**WORK TO BE COMPLETED**:
Each entry below has to be written out again exactly.
########################################
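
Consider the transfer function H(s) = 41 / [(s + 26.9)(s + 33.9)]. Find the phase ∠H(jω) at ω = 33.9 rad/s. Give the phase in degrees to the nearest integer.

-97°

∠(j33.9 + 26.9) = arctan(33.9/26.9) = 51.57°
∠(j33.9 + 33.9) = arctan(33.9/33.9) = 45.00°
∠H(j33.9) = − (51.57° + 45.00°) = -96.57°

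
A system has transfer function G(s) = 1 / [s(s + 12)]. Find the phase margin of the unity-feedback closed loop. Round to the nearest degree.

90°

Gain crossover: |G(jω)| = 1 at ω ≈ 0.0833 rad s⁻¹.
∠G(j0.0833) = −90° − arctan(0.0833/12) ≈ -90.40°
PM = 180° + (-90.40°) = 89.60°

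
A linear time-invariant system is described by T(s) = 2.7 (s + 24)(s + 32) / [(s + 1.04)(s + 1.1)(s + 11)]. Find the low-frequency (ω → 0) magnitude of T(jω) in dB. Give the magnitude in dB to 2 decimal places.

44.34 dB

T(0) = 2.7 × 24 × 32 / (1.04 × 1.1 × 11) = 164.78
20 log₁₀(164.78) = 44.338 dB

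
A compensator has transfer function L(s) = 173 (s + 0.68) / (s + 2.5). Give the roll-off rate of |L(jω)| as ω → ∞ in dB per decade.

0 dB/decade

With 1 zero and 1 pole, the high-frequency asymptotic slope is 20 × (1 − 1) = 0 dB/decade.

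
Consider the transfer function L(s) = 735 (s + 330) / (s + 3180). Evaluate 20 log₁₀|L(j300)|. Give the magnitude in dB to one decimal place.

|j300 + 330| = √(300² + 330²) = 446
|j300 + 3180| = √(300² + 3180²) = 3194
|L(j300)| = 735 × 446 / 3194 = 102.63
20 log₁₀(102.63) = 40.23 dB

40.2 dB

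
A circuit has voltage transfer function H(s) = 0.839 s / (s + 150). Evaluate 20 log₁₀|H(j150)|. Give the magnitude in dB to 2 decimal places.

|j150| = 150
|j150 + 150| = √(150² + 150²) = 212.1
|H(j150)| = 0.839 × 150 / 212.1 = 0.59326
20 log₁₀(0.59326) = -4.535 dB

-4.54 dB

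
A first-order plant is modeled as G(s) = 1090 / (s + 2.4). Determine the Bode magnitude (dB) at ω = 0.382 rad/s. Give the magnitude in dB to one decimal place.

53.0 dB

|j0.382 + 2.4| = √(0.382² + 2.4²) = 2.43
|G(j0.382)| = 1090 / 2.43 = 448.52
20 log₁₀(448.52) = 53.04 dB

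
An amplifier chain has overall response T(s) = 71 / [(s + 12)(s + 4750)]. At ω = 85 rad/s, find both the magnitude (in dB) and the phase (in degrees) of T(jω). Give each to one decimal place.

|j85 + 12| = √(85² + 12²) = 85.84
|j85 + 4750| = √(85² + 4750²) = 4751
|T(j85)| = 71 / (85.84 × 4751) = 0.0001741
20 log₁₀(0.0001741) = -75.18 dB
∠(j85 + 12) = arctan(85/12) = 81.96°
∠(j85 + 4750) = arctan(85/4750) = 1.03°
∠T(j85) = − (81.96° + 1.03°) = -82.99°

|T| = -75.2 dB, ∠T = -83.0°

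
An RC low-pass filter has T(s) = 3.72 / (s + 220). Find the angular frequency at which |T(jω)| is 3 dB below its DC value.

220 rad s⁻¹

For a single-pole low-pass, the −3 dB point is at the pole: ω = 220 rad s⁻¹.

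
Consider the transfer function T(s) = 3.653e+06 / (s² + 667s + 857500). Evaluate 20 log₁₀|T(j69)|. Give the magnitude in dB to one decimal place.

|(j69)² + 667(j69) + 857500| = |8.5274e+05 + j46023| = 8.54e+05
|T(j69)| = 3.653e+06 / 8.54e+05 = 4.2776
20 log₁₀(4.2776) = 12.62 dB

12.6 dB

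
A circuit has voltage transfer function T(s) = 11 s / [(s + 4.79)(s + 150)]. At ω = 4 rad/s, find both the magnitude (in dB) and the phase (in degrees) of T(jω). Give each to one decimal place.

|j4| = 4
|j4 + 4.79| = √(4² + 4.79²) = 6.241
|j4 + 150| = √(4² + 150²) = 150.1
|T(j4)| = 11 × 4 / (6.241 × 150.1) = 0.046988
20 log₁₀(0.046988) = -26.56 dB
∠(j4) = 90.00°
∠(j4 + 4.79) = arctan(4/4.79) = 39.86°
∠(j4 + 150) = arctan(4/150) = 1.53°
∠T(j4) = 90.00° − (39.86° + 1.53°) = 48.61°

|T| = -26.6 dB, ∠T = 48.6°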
########################################
**EXERCISE SOLUTION**:
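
Consider the transfer function H(s) = 41 / [(s + 26.9)(s + 33.9)]. Find the phase ∠H(jω) at ω = 33.9 rad/s. Give the phase in degrees to the nearest integer.

-97°

∠(j33.9 + 26.9) = arctan(33.9/26.9) = 51.57°
∠(j33.9 + 33.9) = arctan(33.9/33.9) = 45.00°
∠H(j33.9) = − (51.57° + 45.00°) = -96.57°

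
A system has transfer function G(s) = 1 / [s(s + 12)]. Find the phase margin of the unity-feedback closed loop. Round to the nearest degree.

90°

Gain crossover: |G(jω)| = 1 at ω ≈ 0.0833 rad s⁻¹.
∠G(j0.0833) = −90° − arctan(0.0833/12) ≈ -90.40°
PM = 180° + (-90.40°) = 89.60°

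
A linear time-invariant system is described by T(s) = 2.7 (s + 24)(s + 32) / [(s + 1.04)(s + 1.1)(s + 11)]. Find the low-frequency (ω → 0) magnitude of T(jω) in dB. Give the magnitude in dB to 2 decimal places.

44.34 dB

T(0) = 2.7 × 24 × 32 / (1.04 × 1.1 × 11) = 164.78
20 log₁₀(164.78) = 44.338 dB

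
A compensator has transfer function L(s) = 173 (s + 0.68) / (s + 2.5). Give the roll-off rate of |L(jω)| as ω → ∞ in dB per decade.

0 dB/decade

With 1 zero and 1 pole, the high-frequency asymptotic slope is 20 × (1 − 1) = 0 dB/decade.

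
Consider the transfer function L(s) = 735 (s + 330) / (s + 3180). Evaluate 20 log₁₀|L(j300)|. Give the magnitude in dB to one decimal place.

|j300 + 330| = √(300² + 330²) = 446
|j300 + 3180| = √(300² + 3180²) = 3194
|L(j300)| = 735 × 446 / 3194 = 102.63
20 log₁₀(102.63) = 40.23 dB

40.2 dB

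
A circuit has voltage transfer function H(s) = 0.839 s / (s + 150). Evaluate 20 log₁₀|H(j150)|. Give the magnitude in dB to 2 decimal places.

|j150| = 150
|j150 + 150| = √(150² + 150²) = 212.1
|H(j150)| = 0.839 × 150 / 212.1 = 0.59326
20 log₁₀(0.59326) = -4.535 dB

-4.54 dB

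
A first-order plant is modeled as G(s) = 1090 / (s + 2.4). Determine the Bode magnitude (dB) at ω = 0.382 rad/s. Give the magnitude in dB to one decimal place.

53.0 dB

|j0.382 + 2.4| = √(0.382² + 2.4²) = 2.43
|G(j0.382)| = 1090 / 2.43 = 448.52
20 log₁₀(448.52) = 53.04 dB

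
An amplifier chain has overall response T(s) = 71 / [(s + 12)(s + 4750)]. At ω = 85 rad/s, find both the magnitude (in dB) and the phase (in degrees) of T(jω). Give each to one decimal place.

|j85 + 12| = √(85² + 12²) = 85.84
|j85 + 4750| = √(85² + 4750²) = 4751
|T(j85)| = 71 / (85.84 × 4751) = 0.0001741
20 log₁₀(0.0001741) = -75.18 dB
∠(j85 + 12) = arctan(85/12) = 81.96°
∠(j85 + 4750) = arctan(85/4750) = 1.03°
∠T(j85) = − (81.96° + 1.03°) = -82.99°

|T| = -75.2 dB, ∠T = -83.0°

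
An RC low-pass filter has T(s) = 3.72 / (s + 220). Find the angular frequency at which |T(jω)| is 3 dB below its DC value.

220 rad s⁻¹

For a single-pole low-pass, the −3 dB point is at the pole: ω = 220 rad s⁻¹.

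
Consider the transfer function T(s) = 3.653e+06 / (s² + 667s + 857500). Evaluate 20 log₁₀|T(j69)|. Give the magnitude in dB to one decimal place.

|(j69)² + 667(j69) + 857500| = |8.5274e+05 + j46023| = 8.54e+05
|T(j69)| = 3.653e+06 / 8.54e+05 = 4.2776
20 log₁₀(4.2776) = 12.62 dB

12.6 dB

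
A circuit has voltage transfer function T(s) = 11 s / [(s + 4.79)(s + 150)]. At ω = 4 rad/s, find both the magnitude (in dB) and the phase (in degrees) of T(jω). Give each to one decimal place.

|j4| = 4
|j4 + 4.79| = √(4² + 4.79²) = 6.241
|j4 + 150| = √(4² + 150²) = 150.1
|T(j4)| = 11 × 4 / (6.241 × 150.1) = 0.046988
20 log₁₀(0.046988) = -26.56 dB
∠(j4) = 90.00°
∠(j4 + 4.79) = arctan(4/4.79) = 39.86°
∠(j4 + 150) = arctan(4/150) = 1.53°
∠T(j4) = 90.00° − (39.86° + 1.53°) = 48.61°

|T| = -26.6 dB, ∠T = 48.6°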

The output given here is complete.